Items listed in a dataset
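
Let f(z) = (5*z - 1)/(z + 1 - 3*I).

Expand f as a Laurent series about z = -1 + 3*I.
Put w = z - (-1 + 3*I), i.e. z = w - 1 + 3*I. The denominator is w, so it suffices to rewrite the numerator in powers of w.

P(z) = 5*z - 1
P(w - 1 + 3*I) = -6 + 15*I + 5*w

Dividing each term by w:
  f = (-6 + 15*I)/w + 5

Substituting back w = z + 1 - 3*I:
  f(z) = (-6 + 15*I)/(z + 1 - 3*I) + 5

The series is finite because the numerator is a polynomial; the negative powers form the principal part, and the coefficient of 1/(z + 1 - 3*I) gives Res(f, -1 + 3*I) = -6 + 15*I.

Final answer: (-6 + 15*I)/(z + 1 - 3*I) + 5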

=== About this task ===
Repeat each entry exactly.

=== Expected answer ===
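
Let f(z) = (5*z - 1)/(z + 1 - 3*I).

Expand f as a Laurent series about z = -1 + 3*I.
Put w = z - (-1 + 3*I), i.e. z = w - 1 + 3*I. The denominator is w, so it suffices to rewrite the numerator in powers of w.

P(z) = 5*z - 1
P(w - 1 + 3*I) = -6 + 15*I + 5*w

Dividing each term by w:
  f = (-6 + 15*I)/w + 5

Substituting back w = z + 1 - 3*I:
  f(z) = (-6 + 15*I)/(z + 1 - 3*I) + 5

The series is finite because the numerator is a polynomial; the negative powers form the principal part, and the coefficient of 1/(z + 1 - 3*I) gives Res(f, -1 + 3*I) = -6 + 15*I.

Final answer: (-6 + 15*I)/(z + 1 - 3*I) + 5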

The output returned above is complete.